[DATASET ENTRIES — start]

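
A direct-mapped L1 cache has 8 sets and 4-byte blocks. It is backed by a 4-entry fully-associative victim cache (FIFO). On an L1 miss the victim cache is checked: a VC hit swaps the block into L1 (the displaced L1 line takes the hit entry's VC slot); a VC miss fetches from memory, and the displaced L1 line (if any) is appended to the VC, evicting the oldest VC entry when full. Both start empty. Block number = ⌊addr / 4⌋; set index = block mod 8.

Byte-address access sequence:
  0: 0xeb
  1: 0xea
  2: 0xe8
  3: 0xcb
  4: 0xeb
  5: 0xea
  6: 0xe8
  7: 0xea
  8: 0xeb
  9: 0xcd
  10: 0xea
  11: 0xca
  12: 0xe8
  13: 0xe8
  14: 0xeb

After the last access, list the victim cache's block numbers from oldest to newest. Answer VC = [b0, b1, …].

  [0] addr=0xeb blk=58 s=2: MISS | VC []
  [1] addr=0xea blk=58 s=2: L1-HIT | VC []
  [2] addr=0xe8 blk=58 s=2: L1-HIT | VC []
  [3] addr=0xcb blk=50 s=2: MISS | VC [58]
  [4] addr=0xeb blk=58 s=2: VC-HIT | VC [50]
  [5] addr=0xea blk=58 s=2: L1-HIT | VC [50]
  [6] addr=0xe8 blk=58 s=2: L1-HIT | VC [50]
  [7] addr=0xea blk=58 s=2: L1-HIT | VC [50]
  [8] addr=0xeb blk=58 s=2: L1-HIT | VC [50]
  [9] addr=0xcd blk=51 s=3: MISS | VC [50]
  [10] addr=0xea blk=58 s=2: L1-HIT | VC [50]
  [11] addr=0xca blk=50 s=2: VC-HIT | VC [58]
  [12] addr=0xe8 blk=58 s=2: VC-HIT | VC [50]
  [13] addr=0xe8 blk=58 s=2: L1-HIT | VC [50]
  [14] addr=0xeb blk=58 s=2: L1-HIT | VC [50]

VC = [50]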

[DATASET ENTRIES — finish]

Reproduce the data exactly. Keep every line intact.

:: SOLUTION TO THE EXERCISE ::
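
A direct-mapped L1 cache has 8 sets and 4-byte blocks. It is backed by a 4-entry fully-associative victim cache (FIFO). On an L1 miss the victim cache is checked: a VC hit swaps the block into L1 (the displaced L1 line takes the hit entry's VC slot); a VC miss fetches from memory, and the displaced L1 line (if any) is appended to the VC, evicting the oldest VC entry when full. Both start empty. Block number = ⌊addr / 4⌋; set index = block mod 8.

Byte-address access sequence:
  0: 0xeb
  1: 0xea
  2: 0xe8
  3: 0xcb
  4: 0xeb
  5: 0xea
  6: 0xe8
  7: 0xea
  8: 0xeb
  9: 0xcd
  10: 0xea
  11: 0xca
  12: 0xe8
  13: 0xe8
  14: 0xeb

After the last access, list the victim cache's block numbers from oldest to newest. Answer VC = [b0, b1, …].

  [0] addr=0xeb blk=58 s=2: MISS | VC []
  [1] addr=0xea blk=58 s=2: L1-HIT | VC []
  [2] addr=0xe8 blk=58 s=2: L1-HIT | VC []
  [3] addr=0xcb blk=50 s=2: MISS | VC [58]
  [4] addr=0xeb blk=58 s=2: VC-HIT | VC [50]
  [5] addr=0xea blk=58 s=2: L1-HIT | VC [50]
  [6] addr=0xe8 blk=58 s=2: L1-HIT | VC [50]
  [7] addr=0xea blk=58 s=2: L1-HIT | VC [50]
  [8] addr=0xeb blk=58 s=2: L1-HIT | VC [50]
  [9] addr=0xcd blk=51 s=3: MISS | VC [50]
  [10] addr=0xea blk=58 s=2: L1-HIT | VC [50]
  [11] addr=0xca blk=50 s=2: VC-HIT | VC [58]
  [12] addr=0xe8 blk=58 s=2: VC-HIT | VC [50]
  [13] addr=0xe8 blk=58 s=2: L1-HIT | VC [50]
  [14] addr=0xeb blk=58 s=2: L1-HIT | VC [50]

VC = [50]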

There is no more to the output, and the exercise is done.